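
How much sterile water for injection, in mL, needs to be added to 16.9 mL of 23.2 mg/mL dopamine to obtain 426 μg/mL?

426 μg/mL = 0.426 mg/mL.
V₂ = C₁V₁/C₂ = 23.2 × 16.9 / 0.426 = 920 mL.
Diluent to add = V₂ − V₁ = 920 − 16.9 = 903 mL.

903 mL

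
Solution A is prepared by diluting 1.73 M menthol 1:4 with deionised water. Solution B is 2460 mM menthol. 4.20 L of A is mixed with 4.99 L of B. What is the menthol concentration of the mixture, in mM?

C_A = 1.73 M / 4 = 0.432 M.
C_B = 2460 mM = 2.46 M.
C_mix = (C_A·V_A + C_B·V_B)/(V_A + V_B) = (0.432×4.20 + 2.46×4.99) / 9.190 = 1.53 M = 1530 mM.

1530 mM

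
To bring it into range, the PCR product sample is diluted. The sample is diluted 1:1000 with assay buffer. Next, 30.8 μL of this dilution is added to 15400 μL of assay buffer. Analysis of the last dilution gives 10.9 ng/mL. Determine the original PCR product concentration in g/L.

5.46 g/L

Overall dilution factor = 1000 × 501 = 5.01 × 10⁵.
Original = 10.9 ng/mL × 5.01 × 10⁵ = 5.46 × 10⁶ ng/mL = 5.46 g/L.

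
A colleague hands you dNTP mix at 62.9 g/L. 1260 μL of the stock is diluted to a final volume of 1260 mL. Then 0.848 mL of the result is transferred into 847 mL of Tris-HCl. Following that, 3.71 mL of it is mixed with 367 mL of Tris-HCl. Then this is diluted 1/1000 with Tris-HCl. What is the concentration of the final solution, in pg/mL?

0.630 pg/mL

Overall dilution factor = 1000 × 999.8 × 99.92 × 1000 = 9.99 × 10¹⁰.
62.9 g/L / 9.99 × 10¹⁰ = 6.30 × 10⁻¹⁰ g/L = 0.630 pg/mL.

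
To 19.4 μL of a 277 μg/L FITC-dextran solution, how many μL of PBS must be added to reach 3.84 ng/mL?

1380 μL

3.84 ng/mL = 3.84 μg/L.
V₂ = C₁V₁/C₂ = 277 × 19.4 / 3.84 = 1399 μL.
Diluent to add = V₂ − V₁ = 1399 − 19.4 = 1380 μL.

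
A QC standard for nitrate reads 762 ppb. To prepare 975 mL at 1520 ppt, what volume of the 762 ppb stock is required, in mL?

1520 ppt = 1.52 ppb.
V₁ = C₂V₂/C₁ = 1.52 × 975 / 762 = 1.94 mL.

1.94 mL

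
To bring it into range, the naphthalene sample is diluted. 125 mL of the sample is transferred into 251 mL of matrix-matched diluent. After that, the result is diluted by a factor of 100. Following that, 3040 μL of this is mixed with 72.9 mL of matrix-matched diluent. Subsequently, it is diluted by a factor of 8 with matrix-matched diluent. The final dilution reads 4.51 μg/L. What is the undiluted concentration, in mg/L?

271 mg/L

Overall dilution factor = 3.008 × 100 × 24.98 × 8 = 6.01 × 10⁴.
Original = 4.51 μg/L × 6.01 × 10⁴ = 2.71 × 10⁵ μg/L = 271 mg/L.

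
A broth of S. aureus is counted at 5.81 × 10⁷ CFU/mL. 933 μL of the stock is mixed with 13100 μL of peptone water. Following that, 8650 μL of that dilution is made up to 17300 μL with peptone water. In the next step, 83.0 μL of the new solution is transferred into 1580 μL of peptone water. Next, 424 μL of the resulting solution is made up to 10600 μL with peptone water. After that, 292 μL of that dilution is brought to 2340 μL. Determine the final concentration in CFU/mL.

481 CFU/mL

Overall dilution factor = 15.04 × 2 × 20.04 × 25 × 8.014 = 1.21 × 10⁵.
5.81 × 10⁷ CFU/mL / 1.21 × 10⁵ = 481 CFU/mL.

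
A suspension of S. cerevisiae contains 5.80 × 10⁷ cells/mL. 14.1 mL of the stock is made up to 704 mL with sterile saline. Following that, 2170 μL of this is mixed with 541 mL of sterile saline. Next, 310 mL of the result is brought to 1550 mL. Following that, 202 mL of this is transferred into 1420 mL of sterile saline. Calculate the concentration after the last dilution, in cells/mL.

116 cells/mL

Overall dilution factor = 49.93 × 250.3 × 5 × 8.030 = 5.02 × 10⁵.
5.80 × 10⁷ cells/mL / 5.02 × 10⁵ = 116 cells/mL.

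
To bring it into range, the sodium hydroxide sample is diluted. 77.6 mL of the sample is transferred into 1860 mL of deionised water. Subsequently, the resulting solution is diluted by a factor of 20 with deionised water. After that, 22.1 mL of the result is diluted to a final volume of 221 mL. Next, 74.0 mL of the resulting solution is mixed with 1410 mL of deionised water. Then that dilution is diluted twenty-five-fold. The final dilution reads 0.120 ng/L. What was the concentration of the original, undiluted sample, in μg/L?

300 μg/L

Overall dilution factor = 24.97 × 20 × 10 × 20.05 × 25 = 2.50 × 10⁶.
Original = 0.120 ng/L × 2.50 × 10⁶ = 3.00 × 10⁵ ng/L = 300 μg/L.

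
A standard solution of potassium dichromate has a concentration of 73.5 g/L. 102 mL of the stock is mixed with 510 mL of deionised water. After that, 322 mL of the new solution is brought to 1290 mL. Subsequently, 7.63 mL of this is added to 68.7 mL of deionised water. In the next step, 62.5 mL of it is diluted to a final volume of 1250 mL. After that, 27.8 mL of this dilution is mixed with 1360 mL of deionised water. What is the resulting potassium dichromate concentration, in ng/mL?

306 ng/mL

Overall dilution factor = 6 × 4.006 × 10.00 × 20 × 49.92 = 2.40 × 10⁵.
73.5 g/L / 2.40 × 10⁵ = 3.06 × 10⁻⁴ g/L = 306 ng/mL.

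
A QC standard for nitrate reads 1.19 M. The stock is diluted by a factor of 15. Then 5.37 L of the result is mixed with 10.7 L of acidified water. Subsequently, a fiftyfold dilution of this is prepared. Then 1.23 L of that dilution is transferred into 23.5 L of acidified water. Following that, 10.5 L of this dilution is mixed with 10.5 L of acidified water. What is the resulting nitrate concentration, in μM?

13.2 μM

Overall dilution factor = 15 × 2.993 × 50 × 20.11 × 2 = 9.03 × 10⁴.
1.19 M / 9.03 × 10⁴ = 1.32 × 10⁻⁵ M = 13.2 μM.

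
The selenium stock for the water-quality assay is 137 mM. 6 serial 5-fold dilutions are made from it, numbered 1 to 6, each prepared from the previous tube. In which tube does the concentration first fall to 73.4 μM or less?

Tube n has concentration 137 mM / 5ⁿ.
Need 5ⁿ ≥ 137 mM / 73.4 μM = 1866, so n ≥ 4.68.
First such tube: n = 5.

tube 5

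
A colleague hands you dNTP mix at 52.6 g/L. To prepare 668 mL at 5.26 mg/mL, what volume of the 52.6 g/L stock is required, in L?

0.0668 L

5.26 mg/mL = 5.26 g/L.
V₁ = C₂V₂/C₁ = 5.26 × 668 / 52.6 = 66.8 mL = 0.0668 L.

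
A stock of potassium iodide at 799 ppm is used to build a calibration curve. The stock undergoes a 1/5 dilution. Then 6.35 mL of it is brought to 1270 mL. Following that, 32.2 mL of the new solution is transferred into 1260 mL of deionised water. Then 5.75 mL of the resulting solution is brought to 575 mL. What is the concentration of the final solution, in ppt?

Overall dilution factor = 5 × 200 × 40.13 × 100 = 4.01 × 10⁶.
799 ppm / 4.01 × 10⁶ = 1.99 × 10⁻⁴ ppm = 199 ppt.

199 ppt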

----

> TASK DIRECTIONS: The answer is the data above, retyped exactly in full.

> RESPONSE TO THIS EXERCISE:
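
How much sterile water for injection, in mL, needs to be added to 16.9 mL of 23.2 mg/mL dopamine to obtain 426 μg/mL?

426 μg/mL = 0.426 mg/mL.
V₂ = C₁V₁/C₂ = 23.2 × 16.9 / 0.426 = 920 mL.
Diluent to add = V₂ − V₁ = 920 − 16.9 = 903 mL.

903 mL

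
Solution A is prepared by diluting 1.73 M menthol 1:4 with deionised water. Solution B is 2460 mM menthol. 4.20 L of A is mixed with 4.99 L of B. What is the menthol concentration of the mixture, in mM?

C_A = 1.73 M / 4 = 0.432 M.
C_B = 2460 mM = 2.46 M.
C_mix = (C_A·V_A + C_B·V_B)/(V_A + V_B) = (0.432×4.20 + 2.46×4.99) / 9.190 = 1.53 M = 1530 mM.

1530 mM

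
To bring it into range, the PCR product sample is diluted. The sample is diluted 1:1000 with assay buffer. Next, 30.8 μL of this dilution is added to 15400 μL of assay buffer. Analysis of the last dilution gives 10.9 ng/mL. Determine the original PCR product concentration in g/L.

5.46 g/L

Overall dilution factor = 1000 × 501 = 5.01 × 10⁵.
Original = 10.9 ng/mL × 5.01 × 10⁵ = 5.46 × 10⁶ ng/mL = 5.46 g/L.

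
A colleague hands you dNTP mix at 62.9 g/L. 1260 μL of the stock is diluted to a final volume of 1260 mL. Then 0.848 mL of the result is transferred into 847 mL of Tris-HCl. Following that, 3.71 mL of it is mixed with 367 mL of Tris-HCl. Then this is diluted 1/1000 with Tris-HCl. What is the concentration of the final solution, in pg/mL?

0.630 pg/mL

Overall dilution factor = 1000 × 999.8 × 99.92 × 1000 = 9.99 × 10¹⁰.
62.9 g/L / 9.99 × 10¹⁰ = 6.30 × 10⁻¹⁰ g/L = 0.630 pg/mL.

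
To 19.4 μL of a 277 μg/L FITC-dextran solution, how many μL of PBS must be added to reach 3.84 ng/mL?

1380 μL

3.84 ng/mL = 3.84 μg/L.
V₂ = C₁V₁/C₂ = 277 × 19.4 / 3.84 = 1399 μL.
Diluent to add = V₂ − V₁ = 1399 − 19.4 = 1380 μL.

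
A QC standard for nitrate reads 762 ppb. To prepare 975 mL at 1520 ppt, what volume of the 762 ppb stock is required, in mL?

1520 ppt = 1.52 ppb.
V₁ = C₂V₂/C₁ = 1.52 × 975 / 762 = 1.94 mL.

1.94 mL

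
To bring it into range, the naphthalene sample is diluted. 125 mL of the sample is transferred into 251 mL of matrix-matched diluent. After that, the result is diluted by a factor of 100. Following that, 3040 μL of this is mixed with 72.9 mL of matrix-matched diluent. Subsequently, it is diluted by a factor of 8 with matrix-matched diluent. The final dilution reads 4.51 μg/L. What is the undiluted concentration, in mg/L?

271 mg/L

Overall dilution factor = 3.008 × 100 × 24.98 × 8 = 6.01 × 10⁴.
Original = 4.51 μg/L × 6.01 × 10⁴ = 2.71 × 10⁵ μg/L = 271 mg/L.

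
A broth of S. aureus is counted at 5.81 × 10⁷ CFU/mL. 933 μL of the stock is mixed with 13100 μL of peptone water. Following that, 8650 μL of that dilution is made up to 17300 μL with peptone water. In the next step, 83.0 μL of the new solution is transferred into 1580 μL of peptone water. Next, 424 μL of the resulting solution is made up to 10600 μL with peptone water. After that, 292 μL of that dilution is brought to 2340 μL. Determine the final concentration in CFU/mL.

481 CFU/mL

Overall dilution factor = 15.04 × 2 × 20.04 × 25 × 8.014 = 1.21 × 10⁵.
5.81 × 10⁷ CFU/mL / 1.21 × 10⁵ = 481 CFU/mL.

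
A suspension of S. cerevisiae contains 5.80 × 10⁷ cells/mL. 14.1 mL of the stock is made up to 704 mL with sterile saline. Following that, 2170 μL of this is mixed with 541 mL of sterile saline. Next, 310 mL of the result is brought to 1550 mL. Following that, 202 mL of this is transferred into 1420 mL of sterile saline. Calculate the concentration after the last dilution, in cells/mL.

116 cells/mL

Overall dilution factor = 49.93 × 250.3 × 5 × 8.030 = 5.02 × 10⁵.
5.80 × 10⁷ cells/mL / 5.02 × 10⁵ = 116 cells/mL.

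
To bring it into range, the sodium hydroxide sample is diluted. 77.6 mL of the sample is transferred into 1860 mL of deionised water. Subsequently, the resulting solution is diluted by a factor of 20 with deionised water. After that, 22.1 mL of the result is diluted to a final volume of 221 mL. Next, 74.0 mL of the resulting solution is mixed with 1410 mL of deionised water. Then that dilution is diluted twenty-five-fold. The final dilution reads 0.120 ng/L. What was the concentration of the original, undiluted sample, in μg/L?

300 μg/L

Overall dilution factor = 24.97 × 20 × 10 × 20.05 × 25 = 2.50 × 10⁶.
Original = 0.120 ng/L × 2.50 × 10⁶ = 3.00 × 10⁵ ng/L = 300 μg/L.

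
A standard solution of potassium dichromate has a concentration of 73.5 g/L. 102 mL of the stock is mixed with 510 mL of deionised water. After that, 322 mL of the new solution is brought to 1290 mL. Subsequently, 7.63 mL of this is added to 68.7 mL of deionised water. In the next step, 62.5 mL of it is diluted to a final volume of 1250 mL. After that, 27.8 mL of this dilution is mixed with 1360 mL of deionised water. What is the resulting potassium dichromate concentration, in ng/mL?

306 ng/mL

Overall dilution factor = 6 × 4.006 × 10.00 × 20 × 49.92 = 2.40 × 10⁵.
73.5 g/L / 2.40 × 10⁵ = 3.06 × 10⁻⁴ g/L = 306 ng/mL.

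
A QC standard for nitrate reads 1.19 M. The stock is diluted by a factor of 15. Then 5.37 L of the result is mixed with 10.7 L of acidified water. Subsequently, a fiftyfold dilution of this is prepared. Then 1.23 L of that dilution is transferred into 23.5 L of acidified water. Following that, 10.5 L of this dilution is mixed with 10.5 L of acidified water. What is the resulting nitrate concentration, in μM?

13.2 μM

Overall dilution factor = 15 × 2.993 × 50 × 20.11 × 2 = 9.03 × 10⁴.
1.19 M / 9.03 × 10⁴ = 1.32 × 10⁻⁵ M = 13.2 μM.

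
The selenium stock for the water-quality assay is 137 mM. 6 serial 5-fold dilutions are made from it, numbered 1 to 6, each prepared from the previous tube. In which tube does the concentration first fall to 73.4 μM or less?

Tube n has concentration 137 mM / 5ⁿ.
Need 5ⁿ ≥ 137 mM / 73.4 μM = 1866, so n ≥ 4.68.
First such tube: n = 5.

tube 5

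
A colleague hands you dNTP mix at 52.6 g/L. To prepare 668 mL at 5.26 mg/mL, what volume of the 52.6 g/L stock is required, in L?

0.0668 L

5.26 mg/mL = 5.26 g/L.
V₁ = C₂V₂/C₁ = 5.26 × 668 / 52.6 = 66.8 mL = 0.0668 L.

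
A stock of potassium iodide at 799 ppm is used to build a calibration curve. The stock undergoes a 1/5 dilution. Then 6.35 mL of it is brought to 1270 mL. Following that, 32.2 mL of the new solution is transferred into 1260 mL of deionised water. Then 5.75 mL of the resulting solution is brought to 575 mL. What is the concentration of the final solution, in ppt?

Overall dilution factor = 5 × 200 × 40.13 × 100 = 4.01 × 10⁶.
799 ppm / 4.01 × 10⁶ = 1.99 × 10⁻⁴ ppm = 199 ppt.

199 ppt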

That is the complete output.